**Problem description**: Using the records that follow, tally the lines containing the word "then" and state only the count.
[[ Supplied records, beginning ]]
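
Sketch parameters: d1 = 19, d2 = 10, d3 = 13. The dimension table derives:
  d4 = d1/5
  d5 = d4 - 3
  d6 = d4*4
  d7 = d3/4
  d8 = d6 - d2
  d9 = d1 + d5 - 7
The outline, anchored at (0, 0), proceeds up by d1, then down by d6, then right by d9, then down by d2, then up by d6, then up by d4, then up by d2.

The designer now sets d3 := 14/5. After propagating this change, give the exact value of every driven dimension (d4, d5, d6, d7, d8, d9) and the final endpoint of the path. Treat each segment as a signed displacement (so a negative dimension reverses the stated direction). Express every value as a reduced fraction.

d4 = 19/5
d5 = 4/5
d6 = 76/5
d7 = 7/10
d8 = 26/5
d9 = 64/5
endpoint = (64/5, 114/5)

Apply edit: d3 := 14/5
  d4 = d1/5 = 19/5
  d5 = d4 - 3 = 4/5
  d6 = d4*4 = 76/5
  d7 = d3/4 = 7/10
  d8 = d6 - d2 = 26/5
  d9 = d1 + d5 - 7 = 64/5
Walk from origin (0, 0):
  seg 1: up by d1 = 19 → (0, 19)
  seg 2: down by d6 = 76/5 → (0, 19/5)
  seg 3: right by d9 = 64/5 → (64/5, 19/5)
  seg 4: down by d2 = 10 → (64/5, -31/5)
  seg 5: up by d6 = 76/5 → (64/5, 9)
  seg 6: up by d4 = 19/5 → (64/5, 64/5)
  seg 7: up by d2 = 10 → (64/5, 114/5)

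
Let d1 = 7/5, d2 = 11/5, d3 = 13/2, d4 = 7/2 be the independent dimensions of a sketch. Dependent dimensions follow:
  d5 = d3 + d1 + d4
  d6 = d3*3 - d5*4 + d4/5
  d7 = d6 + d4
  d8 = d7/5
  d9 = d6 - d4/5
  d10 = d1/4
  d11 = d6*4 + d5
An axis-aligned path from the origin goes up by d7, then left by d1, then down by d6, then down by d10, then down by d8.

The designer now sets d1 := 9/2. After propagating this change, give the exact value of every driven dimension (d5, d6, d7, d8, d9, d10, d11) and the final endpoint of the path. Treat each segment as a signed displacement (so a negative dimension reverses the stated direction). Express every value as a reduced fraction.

Apply edit: d1 := 9/2
  d5 = d3 + d1 + d4 = 29/2
  d6 = d3*3 - d5*4 + d4/5 = -189/5
  d7 = d6 + d4 = -343/10
  d8 = d7/5 = -343/50
  d9 = d6 - d4/5 = -77/2
  d10 = d1/4 = 9/8
  d11 = d6*4 + d5 = -1367/10
Walk from origin (0, 0):
  seg 1: up by d7 = -343/10 → (0, -343/10)
  seg 2: left by d1 = 9/2 → (-9/2, -343/10)
  seg 3: down by d6 = -189/5 → (-9/2, 7/2)
  seg 4: down by d10 = 9/8 → (-9/2, 19/8)
  seg 5: down by d8 = -343/50 → (-9/2, 1847/200)

d5 = 29/2
d6 = -189/5
d7 = -343/10
d8 = -343/50
d9 = -77/2
d10 = 9/8
d11 = -1367/10
endpoint = (-9/2, 1847/200)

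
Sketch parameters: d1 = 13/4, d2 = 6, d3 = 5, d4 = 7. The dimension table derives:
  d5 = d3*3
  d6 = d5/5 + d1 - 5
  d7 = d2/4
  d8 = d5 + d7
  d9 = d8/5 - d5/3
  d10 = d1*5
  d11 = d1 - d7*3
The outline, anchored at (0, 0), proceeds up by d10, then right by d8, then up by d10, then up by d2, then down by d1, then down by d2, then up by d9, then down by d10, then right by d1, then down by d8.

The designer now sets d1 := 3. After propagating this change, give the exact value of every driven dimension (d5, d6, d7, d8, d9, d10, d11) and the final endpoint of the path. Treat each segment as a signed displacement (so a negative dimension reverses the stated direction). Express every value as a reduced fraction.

d5 = 15
d6 = 1
d7 = 3/2
d8 = 33/2
d9 = -17/10
d10 = 15
d11 = -3/2
endpoint = (39/2, -31/5)

Apply edit: d1 := 3
  d5 = d3*3 = 15
  d6 = d5/5 + d1 - 5 = 1
  d7 = d2/4 = 3/2
  d8 = d5 + d7 = 33/2
  d9 = d8/5 - d5/3 = -17/10
  d10 = d1*5 = 15
  d11 = d1 - d7*3 = -3/2
Walk from origin (0, 0):
  seg 1: up by d10 = 15 → (0, 15)
  seg 2: right by d8 = 33/2 → (33/2, 15)
  seg 3: up by d10 = 15 → (33/2, 30)
  seg 4: up by d2 = 6 → (33/2, 36)
  seg 5: down by d1 = 3 → (33/2, 33)
  seg 6: down by d2 = 6 → (33/2, 27)
  seg 7: up by d9 = -17/10 → (33/2, 253/10)
  seg 8: down by d10 = 15 → (33/2, 103/10)
  seg 9: right by d1 = 3 → (39/2, 103/10)
  seg 10: down by d8 = 33/2 → (39/2, -31/5)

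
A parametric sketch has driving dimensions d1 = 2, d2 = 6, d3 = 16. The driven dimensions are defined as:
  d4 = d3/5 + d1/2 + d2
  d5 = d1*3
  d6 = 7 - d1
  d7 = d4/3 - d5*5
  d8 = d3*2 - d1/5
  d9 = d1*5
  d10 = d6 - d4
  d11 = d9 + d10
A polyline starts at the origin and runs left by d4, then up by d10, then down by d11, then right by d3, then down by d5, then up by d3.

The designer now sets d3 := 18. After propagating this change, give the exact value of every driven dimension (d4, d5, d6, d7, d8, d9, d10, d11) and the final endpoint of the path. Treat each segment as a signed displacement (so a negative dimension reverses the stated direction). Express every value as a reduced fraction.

Apply edit: d3 := 18
  d4 = d3/5 + d1/2 + d2 = 53/5
  d5 = d1*3 = 6
  d6 = 7 - d1 = 5
  d7 = d4/3 - d5*5 = -397/15
  d8 = d3*2 - d1/5 = 178/5
  d9 = d1*5 = 10
  d10 = d6 - d4 = -28/5
  d11 = d9 + d10 = 22/5
Walk from origin (0, 0):
  seg 1: left by d4 = 53/5 → (-53/5, 0)
  seg 2: up by d10 = -28/5 → (-53/5, -28/5)
  seg 3: down by d11 = 22/5 → (-53/5, -10)
  seg 4: right by d3 = 18 → (37/5, -10)
  seg 5: down by d5 = 6 → (37/5, -16)
  seg 6: up by d3 = 18 → (37/5, 2)

d4 = 53/5
d5 = 6
d6 = 5
d7 = -397/15
d8 = 178/5
d9 = 10
d10 = -28/5
d11 = 22/5
endpoint = (37/5, 2)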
[[ Supplied records, end ]]
**Completed task**: 4